Segment Start: Extracted information
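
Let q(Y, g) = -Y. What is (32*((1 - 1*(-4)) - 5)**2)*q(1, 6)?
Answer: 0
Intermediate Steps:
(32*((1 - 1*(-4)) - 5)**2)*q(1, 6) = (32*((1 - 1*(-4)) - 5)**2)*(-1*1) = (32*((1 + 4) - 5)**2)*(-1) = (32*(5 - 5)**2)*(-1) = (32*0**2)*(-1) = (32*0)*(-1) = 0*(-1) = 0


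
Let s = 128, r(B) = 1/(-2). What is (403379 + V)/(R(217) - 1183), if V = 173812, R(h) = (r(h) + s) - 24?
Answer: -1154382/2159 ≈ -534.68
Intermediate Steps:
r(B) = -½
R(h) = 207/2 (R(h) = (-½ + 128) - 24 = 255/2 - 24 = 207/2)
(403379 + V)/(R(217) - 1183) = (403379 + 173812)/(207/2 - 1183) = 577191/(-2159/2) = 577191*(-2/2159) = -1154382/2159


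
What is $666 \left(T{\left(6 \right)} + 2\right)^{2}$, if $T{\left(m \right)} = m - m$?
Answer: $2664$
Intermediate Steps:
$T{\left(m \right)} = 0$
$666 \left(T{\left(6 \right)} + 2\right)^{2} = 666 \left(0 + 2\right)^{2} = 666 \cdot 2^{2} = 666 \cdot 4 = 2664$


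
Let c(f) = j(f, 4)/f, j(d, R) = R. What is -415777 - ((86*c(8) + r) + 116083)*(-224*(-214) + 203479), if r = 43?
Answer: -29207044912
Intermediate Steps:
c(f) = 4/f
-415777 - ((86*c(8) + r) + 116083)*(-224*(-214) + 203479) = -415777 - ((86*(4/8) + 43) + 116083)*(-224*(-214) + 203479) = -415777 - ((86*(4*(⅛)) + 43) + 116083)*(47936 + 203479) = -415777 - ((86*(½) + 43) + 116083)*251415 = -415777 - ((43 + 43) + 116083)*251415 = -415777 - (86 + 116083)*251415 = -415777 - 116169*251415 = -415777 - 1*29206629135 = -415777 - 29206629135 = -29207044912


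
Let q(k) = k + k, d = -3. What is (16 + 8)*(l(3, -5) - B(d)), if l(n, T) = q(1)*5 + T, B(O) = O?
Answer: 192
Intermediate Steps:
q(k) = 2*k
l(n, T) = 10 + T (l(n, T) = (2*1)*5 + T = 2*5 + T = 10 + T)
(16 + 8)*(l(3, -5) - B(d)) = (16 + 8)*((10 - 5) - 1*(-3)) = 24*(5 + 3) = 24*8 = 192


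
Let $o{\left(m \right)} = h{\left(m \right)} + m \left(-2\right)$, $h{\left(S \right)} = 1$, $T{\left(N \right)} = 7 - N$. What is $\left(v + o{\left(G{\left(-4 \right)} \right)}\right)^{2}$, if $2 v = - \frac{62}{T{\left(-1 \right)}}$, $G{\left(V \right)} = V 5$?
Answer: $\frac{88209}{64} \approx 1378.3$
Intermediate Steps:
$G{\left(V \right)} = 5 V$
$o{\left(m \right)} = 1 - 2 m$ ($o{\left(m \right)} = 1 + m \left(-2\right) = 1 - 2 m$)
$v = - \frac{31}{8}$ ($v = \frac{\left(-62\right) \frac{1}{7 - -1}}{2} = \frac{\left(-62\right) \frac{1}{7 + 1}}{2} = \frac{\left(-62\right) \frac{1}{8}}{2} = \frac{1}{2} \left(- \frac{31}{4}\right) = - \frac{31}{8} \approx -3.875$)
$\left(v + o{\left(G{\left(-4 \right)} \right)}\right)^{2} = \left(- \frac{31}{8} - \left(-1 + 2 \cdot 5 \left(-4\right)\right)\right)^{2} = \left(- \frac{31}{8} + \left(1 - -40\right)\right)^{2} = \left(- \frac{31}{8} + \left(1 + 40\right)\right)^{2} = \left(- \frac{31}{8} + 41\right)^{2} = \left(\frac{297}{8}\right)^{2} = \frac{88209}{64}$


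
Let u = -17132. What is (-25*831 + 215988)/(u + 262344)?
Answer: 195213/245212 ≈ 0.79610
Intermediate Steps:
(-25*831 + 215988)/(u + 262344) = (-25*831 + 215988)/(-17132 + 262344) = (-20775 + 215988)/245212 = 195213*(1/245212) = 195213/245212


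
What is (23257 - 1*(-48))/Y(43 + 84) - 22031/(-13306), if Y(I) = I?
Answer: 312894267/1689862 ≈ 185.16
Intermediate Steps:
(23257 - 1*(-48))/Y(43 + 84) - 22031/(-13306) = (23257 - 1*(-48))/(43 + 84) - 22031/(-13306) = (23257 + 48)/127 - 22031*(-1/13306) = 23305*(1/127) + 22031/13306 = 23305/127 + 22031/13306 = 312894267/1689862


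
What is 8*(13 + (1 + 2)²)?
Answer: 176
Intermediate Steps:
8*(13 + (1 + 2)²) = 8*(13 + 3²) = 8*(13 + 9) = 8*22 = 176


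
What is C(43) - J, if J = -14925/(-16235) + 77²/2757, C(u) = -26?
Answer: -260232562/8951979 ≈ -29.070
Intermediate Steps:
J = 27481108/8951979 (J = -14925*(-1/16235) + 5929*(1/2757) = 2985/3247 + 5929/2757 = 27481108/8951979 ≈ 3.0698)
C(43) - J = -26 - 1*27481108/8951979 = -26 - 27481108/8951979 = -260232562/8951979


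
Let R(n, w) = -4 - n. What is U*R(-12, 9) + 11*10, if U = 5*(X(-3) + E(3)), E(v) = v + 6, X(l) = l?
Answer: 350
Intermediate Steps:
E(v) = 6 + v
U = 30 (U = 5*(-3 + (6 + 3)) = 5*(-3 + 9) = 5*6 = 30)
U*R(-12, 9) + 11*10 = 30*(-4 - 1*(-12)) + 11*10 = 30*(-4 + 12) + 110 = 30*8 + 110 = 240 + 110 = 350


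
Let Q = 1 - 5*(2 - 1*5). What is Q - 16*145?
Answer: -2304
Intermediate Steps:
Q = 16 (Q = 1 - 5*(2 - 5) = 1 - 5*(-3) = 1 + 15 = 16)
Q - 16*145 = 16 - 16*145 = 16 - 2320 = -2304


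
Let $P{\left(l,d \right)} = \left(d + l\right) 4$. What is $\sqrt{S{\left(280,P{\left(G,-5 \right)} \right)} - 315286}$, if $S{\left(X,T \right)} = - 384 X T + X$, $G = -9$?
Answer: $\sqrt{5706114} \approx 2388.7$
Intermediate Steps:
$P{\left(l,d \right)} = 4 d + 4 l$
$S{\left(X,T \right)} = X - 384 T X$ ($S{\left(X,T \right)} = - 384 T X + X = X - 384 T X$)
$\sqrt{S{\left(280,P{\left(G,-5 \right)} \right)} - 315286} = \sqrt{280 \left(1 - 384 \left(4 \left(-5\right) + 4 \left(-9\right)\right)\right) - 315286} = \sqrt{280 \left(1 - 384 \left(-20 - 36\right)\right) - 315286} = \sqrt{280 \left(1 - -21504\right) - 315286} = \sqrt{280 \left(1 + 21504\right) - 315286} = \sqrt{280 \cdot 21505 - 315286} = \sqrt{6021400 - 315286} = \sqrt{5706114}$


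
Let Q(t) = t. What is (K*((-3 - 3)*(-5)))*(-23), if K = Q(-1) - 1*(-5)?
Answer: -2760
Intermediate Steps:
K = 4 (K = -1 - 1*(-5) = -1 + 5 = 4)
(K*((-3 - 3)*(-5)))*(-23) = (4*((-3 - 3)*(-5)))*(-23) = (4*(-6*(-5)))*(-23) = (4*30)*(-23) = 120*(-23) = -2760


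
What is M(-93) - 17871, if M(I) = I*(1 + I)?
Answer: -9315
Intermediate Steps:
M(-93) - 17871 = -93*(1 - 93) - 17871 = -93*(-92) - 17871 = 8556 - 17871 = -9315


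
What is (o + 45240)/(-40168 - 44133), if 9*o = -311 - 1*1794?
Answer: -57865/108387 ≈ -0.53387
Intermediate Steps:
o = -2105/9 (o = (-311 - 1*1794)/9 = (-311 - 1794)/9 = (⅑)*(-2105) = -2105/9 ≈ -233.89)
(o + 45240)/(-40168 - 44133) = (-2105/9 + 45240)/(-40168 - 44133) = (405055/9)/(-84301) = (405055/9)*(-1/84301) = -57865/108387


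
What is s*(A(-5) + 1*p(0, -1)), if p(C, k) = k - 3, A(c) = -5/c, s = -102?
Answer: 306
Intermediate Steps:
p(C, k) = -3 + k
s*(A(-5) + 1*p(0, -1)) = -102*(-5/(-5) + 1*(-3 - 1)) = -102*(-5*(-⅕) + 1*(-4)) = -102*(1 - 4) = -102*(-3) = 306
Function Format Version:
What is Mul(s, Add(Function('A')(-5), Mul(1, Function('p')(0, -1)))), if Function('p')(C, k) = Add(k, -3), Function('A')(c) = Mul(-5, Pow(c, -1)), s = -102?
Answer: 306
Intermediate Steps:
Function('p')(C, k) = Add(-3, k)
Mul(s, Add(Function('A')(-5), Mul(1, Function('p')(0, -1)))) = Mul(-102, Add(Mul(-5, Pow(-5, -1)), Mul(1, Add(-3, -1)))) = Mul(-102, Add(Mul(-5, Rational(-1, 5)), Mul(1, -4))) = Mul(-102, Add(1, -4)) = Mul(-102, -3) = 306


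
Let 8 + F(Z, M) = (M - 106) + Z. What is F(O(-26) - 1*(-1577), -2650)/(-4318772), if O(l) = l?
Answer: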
Segment End: Extracted information
▶ **Required action**: The lines to write out run from the one with "Answer: -2760" through the end of the records. Give them exactly, and only them.

▶ **Expected output**:
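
Answer: -2760
Intermediate Steps:
K = 4 (K = -1 - 1*(-5) = -1 + 5 = 4)
(K*((-3 - 3)*(-5)))*(-23) = (4*((-3 - 3)*(-5)))*(-23) = (4*(-6*(-5)))*(-23) = (4*30)*(-23) = 120*(-23) = -2760


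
What is M(-93) - 17871, if M(I) = I*(1 + I)?
Answer: -9315
Intermediate Steps:
M(-93) - 17871 = -93*(1 - 93) - 17871 = -93*(-92) - 17871 = 8556 - 17871 = -9315


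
What is (o + 45240)/(-40168 - 44133), if 9*o = -311 - 1*1794?
Answer: -57865/108387 ≈ -0.53387
Intermediate Steps:
o = -2105/9 (o = (-311 - 1*1794)/9 = (-311 - 1794)/9 = (⅑)*(-2105) = -2105/9 ≈ -233.89)
(o + 45240)/(-40168 - 44133) = (-2105/9 + 45240)/(-40168 - 44133) = (405055/9)/(-84301) = (405055/9)*(-1/84301) = -57865/108387


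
What is s*(A(-5) + 1*p(0, -1)), if p(C, k) = k - 3, A(c) = -5/c, s = -102?
Answer: 306
Intermediate Steps:
p(C, k) = -3 + k
s*(A(-5) + 1*p(0, -1)) = -102*(-5/(-5) + 1*(-3 - 1)) = -102*(-5*(-⅕) + 1*(-4)) = -102*(1 - 4) = -102*(-3) = 306
Function Format Version:
What is Mul(s, Add(Function('A')(-5), Mul(1, Function('p')(0, -1)))), if Function('p')(C, k) = Add(k, -3), Function('A')(c) = Mul(-5, Pow(c, -1)), s = -102?
Answer: 306
Intermediate Steps:
Function('p')(C, k) = Add(-3, k)
Mul(s, Add(Function('A')(-5), Mul(1, Function('p')(0, -1)))) = Mul(-102, Add(Mul(-5, Pow(-5, -1)), Mul(1, Add(-3, -1)))) = Mul(-102, Add(Mul(-5, Rational(-1, 5)), Mul(1, -4))) = Mul(-102, Add(1, -4)) = Mul(-102, -3) = 306


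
Let 8 + F(Z, M) = (M - 106) + Z. What is F(O(-26) - 1*(-1577), -2650)/(-4318772), if O(l) = l?
Answer: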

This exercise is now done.